▶ _WHAT THE EXERCISE ASKS_
After reading the data, copy it out in full and exactly.

⟨

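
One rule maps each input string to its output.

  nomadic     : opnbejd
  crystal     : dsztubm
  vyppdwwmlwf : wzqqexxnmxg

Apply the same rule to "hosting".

Each output is the input with this applied: shift every letter 1 place forward in the alphabet (wrapping around).
On "hosting" that produces "iptujoh".

iptujoh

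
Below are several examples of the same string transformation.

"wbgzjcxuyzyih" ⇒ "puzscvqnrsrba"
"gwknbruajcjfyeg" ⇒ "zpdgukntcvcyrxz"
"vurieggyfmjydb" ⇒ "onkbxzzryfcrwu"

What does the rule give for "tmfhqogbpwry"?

mfyajhzuipkr

What's happening: shift every letter 7 places backward in the alphabet (wrapping around).
Applying that to "tmfhqogbpwry" gives "mfyajhzuipkr".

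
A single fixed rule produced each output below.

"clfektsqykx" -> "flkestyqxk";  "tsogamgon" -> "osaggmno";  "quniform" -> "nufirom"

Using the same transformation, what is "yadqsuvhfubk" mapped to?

dasqvufhbuk

Looking at the pairs, the operation is to delete the first character, then swap each adjacent pair of characters (1↔2, 3↔4, ...).
"yadqsuvhfubk" → "adqsuvhfubk" → "dasqvufhbuk".
(Check on "tsogamgon": → "sogamgon" → "osaggmno" ✓)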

⟩

▶ _SOLUTION_
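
One rule maps each input string to its output.

  nomadic     : opnbejd
  crystal     : dsztubm
  vyppdwwmlwf : wzqqexxnmxg

Apply the same rule to "hosting".

Each output is the input with this applied: shift every letter 1 place forward in the alphabet (wrapping around).
On "hosting" that produces "iptujoh".

iptujoh

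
Below are several examples of the same string transformation.

"wbgzjcxuyzyih" ⇒ "puzscvqnrsrba"
"gwknbruajcjfyeg" ⇒ "zpdgukntcvcyrxz"
"vurieggyfmjydb" ⇒ "onkbxzzryfcrwu"

What does the rule give for "tmfhqogbpwry"?

mfyajhzuipkr

What's happening: shift every letter 7 places backward in the alphabet (wrapping around).
Applying that to "tmfhqogbpwry" gives "mfyajhzuipkr".

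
A single fixed rule produced each output below.

"clfektsqykx" -> "flkestyqxk";  "tsogamgon" -> "osaggmno";  "quniform" -> "nufirom"

Using the same transformation, what is "yadqsuvhfubk" mapped to?

dasqvufhbuk

Looking at the pairs, the operation is to delete the first character, then swap each adjacent pair of characters (1↔2, 3↔4, ...).
"yadqsuvhfubk" → "adqsuvhfubk" → "dasqvufhbuk".
(Check on "tsogamgon": → "sogamgon" → "osaggmno" ✓)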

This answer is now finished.